**DESCRIPTION OF THE TASK**
Copy the data exactly.

(Stored items from a collection)
= Beginning of Section =
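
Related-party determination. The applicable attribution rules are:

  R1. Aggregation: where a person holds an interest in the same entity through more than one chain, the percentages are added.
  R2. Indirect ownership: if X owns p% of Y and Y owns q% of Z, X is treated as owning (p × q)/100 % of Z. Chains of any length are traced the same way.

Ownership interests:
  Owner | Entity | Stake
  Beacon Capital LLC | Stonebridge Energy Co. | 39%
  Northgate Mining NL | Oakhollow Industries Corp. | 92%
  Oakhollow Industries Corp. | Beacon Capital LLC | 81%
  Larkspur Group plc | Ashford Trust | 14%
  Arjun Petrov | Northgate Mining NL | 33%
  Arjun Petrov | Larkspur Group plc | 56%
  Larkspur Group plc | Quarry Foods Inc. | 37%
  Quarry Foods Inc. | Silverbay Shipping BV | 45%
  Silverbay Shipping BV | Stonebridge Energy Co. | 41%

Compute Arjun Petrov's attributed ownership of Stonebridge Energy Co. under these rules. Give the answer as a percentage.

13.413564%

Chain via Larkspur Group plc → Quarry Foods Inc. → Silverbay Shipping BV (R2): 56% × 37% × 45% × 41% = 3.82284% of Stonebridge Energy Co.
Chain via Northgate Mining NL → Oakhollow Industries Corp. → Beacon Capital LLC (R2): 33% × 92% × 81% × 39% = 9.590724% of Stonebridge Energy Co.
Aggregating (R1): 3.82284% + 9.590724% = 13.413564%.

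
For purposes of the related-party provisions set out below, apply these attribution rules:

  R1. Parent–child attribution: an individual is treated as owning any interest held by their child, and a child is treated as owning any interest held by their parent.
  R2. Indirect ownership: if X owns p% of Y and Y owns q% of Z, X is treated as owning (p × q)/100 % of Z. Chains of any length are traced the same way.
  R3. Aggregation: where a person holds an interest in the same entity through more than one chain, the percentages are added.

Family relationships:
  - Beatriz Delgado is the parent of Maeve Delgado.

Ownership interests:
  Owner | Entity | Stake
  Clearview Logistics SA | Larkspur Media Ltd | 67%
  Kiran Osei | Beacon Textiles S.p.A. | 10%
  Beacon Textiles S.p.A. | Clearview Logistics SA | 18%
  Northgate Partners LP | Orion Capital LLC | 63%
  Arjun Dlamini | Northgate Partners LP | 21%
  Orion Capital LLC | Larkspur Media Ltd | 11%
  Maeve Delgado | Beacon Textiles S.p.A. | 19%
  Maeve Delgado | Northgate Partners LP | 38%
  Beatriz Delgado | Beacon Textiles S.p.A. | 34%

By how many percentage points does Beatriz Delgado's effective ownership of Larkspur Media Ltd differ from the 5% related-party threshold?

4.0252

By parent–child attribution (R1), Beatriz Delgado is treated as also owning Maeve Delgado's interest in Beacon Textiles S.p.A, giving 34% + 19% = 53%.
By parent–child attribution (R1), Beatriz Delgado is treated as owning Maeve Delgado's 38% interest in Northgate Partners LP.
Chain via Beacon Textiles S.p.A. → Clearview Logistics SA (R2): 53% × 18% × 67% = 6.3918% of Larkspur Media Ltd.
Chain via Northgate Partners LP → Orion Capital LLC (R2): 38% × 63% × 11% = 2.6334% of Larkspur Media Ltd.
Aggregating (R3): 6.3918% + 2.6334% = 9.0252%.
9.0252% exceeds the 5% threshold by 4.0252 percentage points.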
= End of Section =
**RESPONSE TO THIS TASK**
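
Related-party determination. The applicable attribution rules are:

  R1. Aggregation: where a person holds an interest in the same entity through more than one chain, the percentages are added.
  R2. Indirect ownership: if X owns p% of Y and Y owns q% of Z, X is treated as owning (p × q)/100 % of Z. Chains of any length are traced the same way.

Ownership interests:
  Owner | Entity | Stake
  Beacon Capital LLC | Stonebridge Energy Co. | 39%
  Northgate Mining NL | Oakhollow Industries Corp. | 92%
  Oakhollow Industries Corp. | Beacon Capital LLC | 81%
  Larkspur Group plc | Ashford Trust | 14%
  Arjun Petrov | Northgate Mining NL | 33%
  Arjun Petrov | Larkspur Group plc | 56%
  Larkspur Group plc | Quarry Foods Inc. | 37%
  Quarry Foods Inc. | Silverbay Shipping BV | 45%
  Silverbay Shipping BV | Stonebridge Energy Co. | 41%

Compute Arjun Petrov's attributed ownership of Stonebridge Energy Co. under these rules. Give the answer as a percentage.

13.413564%

Chain via Larkspur Group plc → Quarry Foods Inc. → Silverbay Shipping BV (R2): 56% × 37% × 45% × 41% = 3.82284% of Stonebridge Energy Co.
Chain via Northgate Mining NL → Oakhollow Industries Corp. → Beacon Capital LLC (R2): 33% × 92% × 81% × 39% = 9.590724% of Stonebridge Energy Co.
Aggregating (R1): 3.82284% + 9.590724% = 13.413564%.

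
For purposes of the related-party provisions set out below, apply these attribution rules:

  R1. Parent–child attribution: an individual is treated as owning any interest held by their child, and a child is treated as owning any interest held by their parent.
  R2. Indirect ownership: if X owns p% of Y and Y owns q% of Z, X is treated as owning (p × q)/100 % of Z. Chains of any length are traced the same way.
  R3. Aggregation: where a person holds an interest in the same entity through more than one chain, the percentages are added.

Family relationships:
  - Beatriz Delgado is the parent of Maeve Delgado.

Ownership interests:
  Owner | Entity | Stake
  Clearview Logistics SA | Larkspur Media Ltd | 67%
  Kiran Osei | Beacon Textiles S.p.A. | 10%
  Beacon Textiles S.p.A. | Clearview Logistics SA | 18%
  Northgate Partners LP | Orion Capital LLC | 63%
  Arjun Dlamini | Northgate Partners LP | 21%
  Orion Capital LLC | Larkspur Media Ltd | 11%
  Maeve Delgado | Beacon Textiles S.p.A. | 19%
  Maeve Delgado | Northgate Partners LP | 38%
  Beatriz Delgado | Beacon Textiles S.p.A. | 34%

By how many percentage points does Beatriz Delgado's effective ownership of Larkspur Media Ltd differ from the 5% related-party threshold?

4.0252

By parent–child attribution (R1), Beatriz Delgado is treated as also owning Maeve Delgado's interest in Beacon Textiles S.p.A, giving 34% + 19% = 53%.
By parent–child attribution (R1), Beatriz Delgado is treated as owning Maeve Delgado's 38% interest in Northgate Partners LP.
Chain via Beacon Textiles S.p.A. → Clearview Logistics SA (R2): 53% × 18% × 67% = 6.3918% of Larkspur Media Ltd.
Chain via Northgate Partners LP → Orion Capital LLC (R2): 38% × 63% × 11% = 2.6334% of Larkspur Media Ltd.
Aggregating (R3): 6.3918% + 2.6334% = 9.0252%.
9.0252% exceeds the 5% threshold by 4.0252 percentage points.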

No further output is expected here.